Extracted records:
------------------------
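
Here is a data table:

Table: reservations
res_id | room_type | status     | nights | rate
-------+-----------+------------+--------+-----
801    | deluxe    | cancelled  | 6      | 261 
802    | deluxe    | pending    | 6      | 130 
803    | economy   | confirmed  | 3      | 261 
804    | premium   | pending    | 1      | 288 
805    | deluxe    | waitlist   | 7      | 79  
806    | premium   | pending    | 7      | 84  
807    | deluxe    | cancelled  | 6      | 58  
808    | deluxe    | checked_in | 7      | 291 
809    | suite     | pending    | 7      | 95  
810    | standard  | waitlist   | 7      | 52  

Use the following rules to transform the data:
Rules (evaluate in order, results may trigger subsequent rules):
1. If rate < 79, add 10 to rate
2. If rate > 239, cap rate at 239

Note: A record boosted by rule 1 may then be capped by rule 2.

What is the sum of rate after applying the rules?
1474

Step 1: Apply rule 1 to records with rate < 79
  - 2 records get bonus of 10
  - Of these, 0 records then exceed 239 and get capped
Step 2: Apply rule 2 to records with rate > 239
  - 4 records (original) are capped
Step 3: Calculate final sum = 1474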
------------------------
● **YOUR ASSIGNMENT**
Line by line, print the records above exactly as they stand.

● **WRITTEN SOLUTION**
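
Here is a data table:

Table: reservations
res_id | room_type | status     | nights | rate
-------+-----------+------------+--------+-----
801    | deluxe    | cancelled  | 6      | 261 
802    | deluxe    | pending    | 6      | 130 
803    | economy   | confirmed  | 3      | 261 
804    | premium   | pending    | 1      | 288 
805    | deluxe    | waitlist   | 7      | 79  
806    | premium   | pending    | 7      | 84  
807    | deluxe    | cancelled  | 6      | 58  
808    | deluxe    | checked_in | 7      | 291 
809    | suite     | pending    | 7      | 95  
810    | standard  | waitlist   | 7      | 52  

Use the following rules to transform the data:
Rules (evaluate in order, results may trigger subsequent rules):
1. If rate < 79, add 10 to rate
2. If rate > 239, cap rate at 239

Note: A record boosted by rule 1 may then be capped by rule 2.

What is the sum of rate after applying the rules?
1474

Step 1: Apply rule 1 to records with rate < 79
  - 2 records get bonus of 10
  - Of these, 0 records then exceed 239 and get capped
Step 2: Apply rule 2 to records with rate > 239
  - 4 records (original) are capped
Step 3: Calculate final sum = 1474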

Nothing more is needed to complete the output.